◆ **WHAT IS EXPECTED**
The lines from the first line of the entries through the line containing "x' = 1.22s +" are to be repeated exactly, with both of those lines included.

BEGIN GIVEN DATA

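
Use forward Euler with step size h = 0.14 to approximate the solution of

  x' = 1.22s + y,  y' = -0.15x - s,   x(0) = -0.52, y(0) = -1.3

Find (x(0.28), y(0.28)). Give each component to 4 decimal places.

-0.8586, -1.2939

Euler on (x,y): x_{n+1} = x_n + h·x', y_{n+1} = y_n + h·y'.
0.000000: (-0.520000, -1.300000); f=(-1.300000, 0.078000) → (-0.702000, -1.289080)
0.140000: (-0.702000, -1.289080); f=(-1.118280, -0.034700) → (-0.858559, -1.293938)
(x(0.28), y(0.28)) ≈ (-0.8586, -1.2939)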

END GIVEN DATA

◆ **RESPONSE BELOW**
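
Use forward Euler with step size h = 0.14 to approximate the solution of

  x' = 1.22s + y,  y' = -0.15x - s,   x(0) = -0.52, y(0) = -1.3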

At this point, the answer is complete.